Problem details:
Exactness is required. Restate every entry as written.

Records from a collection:
....
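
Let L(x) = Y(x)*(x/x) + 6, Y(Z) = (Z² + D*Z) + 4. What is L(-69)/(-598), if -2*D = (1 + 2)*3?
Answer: -10163/1196 ≈ -8.4975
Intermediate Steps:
D = -9/2 (D = -(1 + 2)*3/2 = -3*3/2 = -½*9 = -9/2 ≈ -4.5000)
Y(Z) = 4 + Z² - 9*Z/2 (Y(Z) = (Z² - 9*Z/2) + 4 = 4 + Z² - 9*Z/2)
L(x) = 10 + x² - 9*x/2 (L(x) = (4 + x² - 9*x/2)*(x/x) + 6 = (4 + x² - 9*x/2)*1 + 6 = (4 + x² - 9*x/2) + 6 = 10 + x² - 9*x/2)
L(-69)/(-598) = (10 + (-69)² - 9/2*(-69))/(-598) = -(10 + 4761 + 621/2)/598 = -1/598*10163/2 = -10163/1196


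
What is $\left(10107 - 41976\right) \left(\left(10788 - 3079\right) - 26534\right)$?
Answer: $599933925$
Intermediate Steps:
$\left(10107 - 41976\right) \left(\left(10788 - 3079\right) - 26534\right) = - 31869 \left(7709 - 26534\right) = \left(-31869\right) \left(-18825\right) = 599933925$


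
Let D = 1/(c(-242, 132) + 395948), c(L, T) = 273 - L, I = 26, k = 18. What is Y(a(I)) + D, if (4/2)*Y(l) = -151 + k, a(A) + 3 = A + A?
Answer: -52729577/792926 ≈ -66.500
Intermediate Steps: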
....
Exercise output:
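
Let L(x) = Y(x)*(x/x) + 6, Y(Z) = (Z² + D*Z) + 4. What is L(-69)/(-598), if -2*D = (1 + 2)*3?
Answer: -10163/1196 ≈ -8.4975
Intermediate Steps:
D = -9/2 (D = -(1 + 2)*3/2 = -3*3/2 = -½*9 = -9/2 ≈ -4.5000)
Y(Z) = 4 + Z² - 9*Z/2 (Y(Z) = (Z² - 9*Z/2) + 4 = 4 + Z² - 9*Z/2)
L(x) = 10 + x² - 9*x/2 (L(x) = (4 + x² - 9*x/2)*(x/x) + 6 = (4 + x² - 9*x/2)*1 + 6 = (4 + x² - 9*x/2) + 6 = 10 + x² - 9*x/2)
L(-69)/(-598) = (10 + (-69)² - 9/2*(-69))/(-598) = -(10 + 4761 + 621/2)/598 = -1/598*10163/2 = -10163/1196


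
What is $\left(10107 - 41976\right) \left(\left(10788 - 3079\right) - 26534\right)$?
Answer: $599933925$
Intermediate Steps:
$\left(10107 - 41976\right) \left(\left(10788 - 3079\right) - 26534\right) = - 31869 \left(7709 - 26534\right) = \left(-31869\right) \left(-18825\right) = 599933925$


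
Let D = 1/(c(-242, 132) + 395948), c(L, T) = 273 - L, I = 26, k = 18. What is Y(a(I)) + D, if (4/2)*Y(l) = -151 + k, a(A) + 3 = A + A?
Answer: -52729577/792926 ≈ -66.500
Intermediate Steps: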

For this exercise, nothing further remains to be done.